• [Stored data]:
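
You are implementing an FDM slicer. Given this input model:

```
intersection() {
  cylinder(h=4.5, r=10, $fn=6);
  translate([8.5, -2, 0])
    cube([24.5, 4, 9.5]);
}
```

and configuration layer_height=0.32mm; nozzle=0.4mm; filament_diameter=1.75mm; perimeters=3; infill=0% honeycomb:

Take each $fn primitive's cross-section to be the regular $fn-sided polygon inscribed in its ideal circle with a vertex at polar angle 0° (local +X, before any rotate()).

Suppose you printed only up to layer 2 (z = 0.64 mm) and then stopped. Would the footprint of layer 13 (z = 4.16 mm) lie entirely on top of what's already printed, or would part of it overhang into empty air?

entirely on top

Compare the two slices. At z = 0.64: the r=10 cylinder gives a regular 6-gon of circumradius 10 (constant along its height) (area = (6/2)·10.000²·sin(360°/6) = 259.81 mm²); the cube at (8.5, -2) is present — its section is the full 24.5×4 rectangle (area 98.00 mm²); After intersecting: the 24.5×4 cube at (8.5, -2) partially overlaps the r=10 cylinder; clipping to the common part keeps 3.69 mm² — area = 3.69 mm². At z = 4.16: the r=10 cylinder gives a regular 6-gon of circumradius 10 (constant along its height) (area = (6/2)·10.000²·sin(360°/6) = 259.81 mm²); the cube at (8.5, -2) (footprint 24.5×4) is included at this height (area 98.00 mm²); Taking the intersection: the 24.5×4 cube at (8.5, -2) partially overlaps the r=10 cylinder; clipping to the common part keeps 3.69 mm² — area = 3.69 mm². Checking containment: the cross-section at z = 4.16 is a subset of the cross-section at z = 0.64.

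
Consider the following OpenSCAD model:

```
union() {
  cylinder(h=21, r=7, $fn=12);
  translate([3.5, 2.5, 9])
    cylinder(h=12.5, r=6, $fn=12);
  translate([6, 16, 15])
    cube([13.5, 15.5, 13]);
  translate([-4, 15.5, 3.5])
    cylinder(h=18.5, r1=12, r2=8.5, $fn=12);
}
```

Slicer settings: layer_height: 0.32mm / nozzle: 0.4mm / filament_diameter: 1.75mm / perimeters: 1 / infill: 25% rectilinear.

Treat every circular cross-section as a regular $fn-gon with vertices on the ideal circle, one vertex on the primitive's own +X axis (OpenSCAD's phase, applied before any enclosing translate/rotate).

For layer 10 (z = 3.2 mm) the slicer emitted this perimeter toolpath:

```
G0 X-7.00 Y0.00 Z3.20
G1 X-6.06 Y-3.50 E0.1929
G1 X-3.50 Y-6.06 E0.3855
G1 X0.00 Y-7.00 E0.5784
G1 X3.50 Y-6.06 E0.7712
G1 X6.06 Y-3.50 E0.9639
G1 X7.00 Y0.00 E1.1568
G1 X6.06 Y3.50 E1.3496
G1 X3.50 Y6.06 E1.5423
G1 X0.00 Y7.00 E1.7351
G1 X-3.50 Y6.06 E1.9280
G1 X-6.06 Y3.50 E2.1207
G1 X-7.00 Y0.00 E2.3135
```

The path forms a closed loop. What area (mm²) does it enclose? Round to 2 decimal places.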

• [Task instructions]:
A verbatim copy of all the entries is the expected result.

• [Solution]:
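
You are implementing an FDM slicer. Given this input model:

```
intersection() {
  cylinder(h=4.5, r=10, $fn=6);
  translate([8.5, -2, 0])
    cube([24.5, 4, 9.5]);
}
```

and configuration layer_height=0.32mm; nozzle=0.4mm; filament_diameter=1.75mm; perimeters=3; infill=0% honeycomb:

Take each $fn primitive's cross-section to be the regular $fn-sided polygon inscribed in its ideal circle with a vertex at polar angle 0° (local +X, before any rotate()).

Suppose you printed only up to layer 2 (z = 0.64 mm) and then stopped. Would the footprint of layer 13 (z = 4.16 mm) lie entirely on top of what's already printed, or would part of it overhang into empty air?

entirely on top

Compare the two slices. At z = 0.64: the r=10 cylinder gives a regular 6-gon of circumradius 10 (constant along its height) (area = (6/2)·10.000²·sin(360°/6) = 259.81 mm²); the cube at (8.5, -2) is present — its section is the full 24.5×4 rectangle (area 98.00 mm²); After intersecting: the 24.5×4 cube at (8.5, -2) partially overlaps the r=10 cylinder; clipping to the common part keeps 3.69 mm² — area = 3.69 mm². At z = 4.16: the r=10 cylinder gives a regular 6-gon of circumradius 10 (constant along its height) (area = (6/2)·10.000²·sin(360°/6) = 259.81 mm²); the cube at (8.5, -2) (footprint 24.5×4) is included at this height (area 98.00 mm²); Taking the intersection: the 24.5×4 cube at (8.5, -2) partially overlaps the r=10 cylinder; clipping to the common part keeps 3.69 mm² — area = 3.69 mm². Checking containment: the cross-section at z = 4.16 is a subset of the cross-section at z = 0.64.

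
Consider the following OpenSCAD model:

```
union() {
  cylinder(h=21, r=7, $fn=12);
  translate([3.5, 2.5, 9])
    cylinder(h=12.5, r=6, $fn=12);
  translate([6, 16, 15])
    cube([13.5, 15.5, 13]);
  translate([-4, 15.5, 3.5])
    cylinder(h=18.5, r1=12, r2=8.5, $fn=12);
}
```

Slicer settings: layer_height: 0.32mm / nozzle: 0.4mm / filament_diameter: 1.75mm / perimeters: 1 / infill: 25% rectilinear.

Treat every circular cross-section as a regular $fn-gon with vertices on the ideal circle, one vertex on the primitive's own +X axis (OpenSCAD's phase, applied before any enclosing translate/rotate).

For layer 10 (z = 3.2 mm) the slicer emitted this perimeter toolpath:

```
G0 X-7.00 Y0.00 Z3.20
G1 X-6.06 Y-3.50 E0.1929
G1 X-3.50 Y-6.06 E0.3855
G1 X0.00 Y-7.00 E0.5784
G1 X3.50 Y-6.06 E0.7712
G1 X6.06 Y-3.50 E0.9639
G1 X7.00 Y0.00 E1.1568
G1 X6.06 Y3.50 E1.3496
G1 X3.50 Y6.06 E1.5423
G1 X0.00 Y7.00 E1.7351
G1 X-3.50 Y6.06 E1.9280
G1 X-6.06 Y3.50 E2.1207
G1 X-7.00 Y0.00 E2.3135
```

The path forms a closed loop. What area (mm²) does it enclose? Round to 2 decimal places.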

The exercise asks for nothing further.